--- START ---
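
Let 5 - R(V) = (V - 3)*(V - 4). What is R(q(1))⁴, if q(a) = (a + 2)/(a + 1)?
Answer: 625/256 ≈ 2.4414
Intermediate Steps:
q(a) = (2 + a)/(1 + a)
R(V) = 5 - (-4 + V)*(-3 + V) (R(V) = 5 - (V - 3)*(V - 4) = 5 - (-3 + V)*(-4 + V) = 5 - (-4 + V)*(-3 + V))
R(q(1))⁴ = (-7 - ((2 + 1)/(1 + 1))² + 7*((2 + 1)/(1 + 1)))⁴ = (-7 - (3/2)² + 7*(3/2))⁴ = (-7 - 1*9/4 + 21/2)⁴ = (-7 - 9/4 + 21/2)⁴ = (5/4)⁴ = 625/256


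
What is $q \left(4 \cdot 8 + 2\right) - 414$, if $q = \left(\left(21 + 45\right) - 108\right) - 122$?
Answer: $-5990$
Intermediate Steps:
$q = -164$ ($q = \left(66 - 108\right) - 122 = -42 - 122 = -164$)
$q \left(4 \cdot 8 + 2\right) - 414 = - 164 \left(4 \cdot 8 + 2\right) - 414 = - 164 \left(32 + 2\right) - 414 = \left(-164\right) 34 - 414 = -5576 - 414 = -5990$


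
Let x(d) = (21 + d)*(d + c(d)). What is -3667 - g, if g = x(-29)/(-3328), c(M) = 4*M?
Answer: -1525327/416 ≈ -3666.7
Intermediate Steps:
x(d) = 5*d*(21 + d) (x(d) = (21 + d)*(d + 4*d) = (21 + d)*(5*d) = 5*d*(21 + d))
g = -145/416 (g = (5*(-29)*(21 - 29))/(-3328) = (5*(-29)*(-8))*(-1/3328) = 1160*(-1/3328) = -145/416 ≈ -0.34856)
-3667 - g = -3667 - 1*(-145/416) = -3667 + 145/416 = -1525327/416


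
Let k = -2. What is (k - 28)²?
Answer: 900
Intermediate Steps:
(k - 28)² = (-2 - 28)² = (-30)² = 900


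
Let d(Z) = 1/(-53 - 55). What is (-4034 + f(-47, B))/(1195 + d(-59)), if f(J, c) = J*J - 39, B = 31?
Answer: -201312/129059 ≈ -1.5598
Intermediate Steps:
f(J, c) = -39 + J² (f(J, c) = J² - 39 = -39 + J²)
d(Z) = -1/108 (d(Z) = 1/(-108) = -1/108)
(-4034 + f(-47, B))/(1195 + d(-59)) = (-4034 + (-39 + (-47)²))/(1195 - 1/108) = (-4034 + (-39 + 2209))/(129059/108) = (-4034 + 2170)*(108/129059) = -1864*108/129059 = -201312/129059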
--- END ---
Required action. The entries above must be written out again exactly as they are.

Answer to this exercise.
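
Let 5 - R(V) = (V - 3)*(V - 4). What is R(q(1))⁴, if q(a) = (a + 2)/(a + 1)?
Answer: 625/256 ≈ 2.4414
Intermediate Steps:
q(a) = (2 + a)/(1 + a)
R(V) = 5 - (-4 + V)*(-3 + V) (R(V) = 5 - (V - 3)*(V - 4) = 5 - (-3 + V)*(-4 + V) = 5 - (-4 + V)*(-3 + V))
R(q(1))⁴ = (-7 - ((2 + 1)/(1 + 1))² + 7*((2 + 1)/(1 + 1)))⁴ = (-7 - (3/2)² + 7*(3/2))⁴ = (-7 - 1*9/4 + 21/2)⁴ = (-7 - 9/4 + 21/2)⁴ = (5/4)⁴ = 625/256


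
What is $q \left(4 \cdot 8 + 2\right) - 414$, if $q = \left(\left(21 + 45\right) - 108\right) - 122$?
Answer: $-5990$
Intermediate Steps:
$q = -164$ ($q = \left(66 - 108\right) - 122 = -42 - 122 = -164$)
$q \left(4 \cdot 8 + 2\right) - 414 = - 164 \left(4 \cdot 8 + 2\right) - 414 = - 164 \left(32 + 2\right) - 414 = \left(-164\right) 34 - 414 = -5576 - 414 = -5990$


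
Let x(d) = (21 + d)*(d + c(d)). What is -3667 - g, if g = x(-29)/(-3328), c(M) = 4*M?
Answer: -1525327/416 ≈ -3666.7
Intermediate Steps:
x(d) = 5*d*(21 + d) (x(d) = (21 + d)*(d + 4*d) = (21 + d)*(5*d) = 5*d*(21 + d))
g = -145/416 (g = (5*(-29)*(21 - 29))/(-3328) = (5*(-29)*(-8))*(-1/3328) = 1160*(-1/3328) = -145/416 ≈ -0.34856)
-3667 - g = -3667 - 1*(-145/416) = -3667 + 145/416 = -1525327/416


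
Let k = -2. What is (k - 28)²?
Answer: 900
Intermediate Steps:
(k - 28)² = (-2 - 28)² = (-30)² = 900


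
Let d(Z) = 1/(-53 - 55). What is (-4034 + f(-47, B))/(1195 + d(-59)), if f(J, c) = J*J - 39, B = 31?
Answer: -201312/129059 ≈ -1.5598
Intermediate Steps:
f(J, c) = -39 + J² (f(J, c) = J² - 39 = -39 + J²)
d(Z) = -1/108 (d(Z) = 1/(-108) = -1/108)
(-4034 + f(-47, B))/(1195 + d(-59)) = (-4034 + (-39 + (-47)²))/(1195 - 1/108) = (-4034 + (-39 + 2209))/(129059/108) = (-4034 + 2170)*(108/129059) = -1864*108/129059 = -201312/129059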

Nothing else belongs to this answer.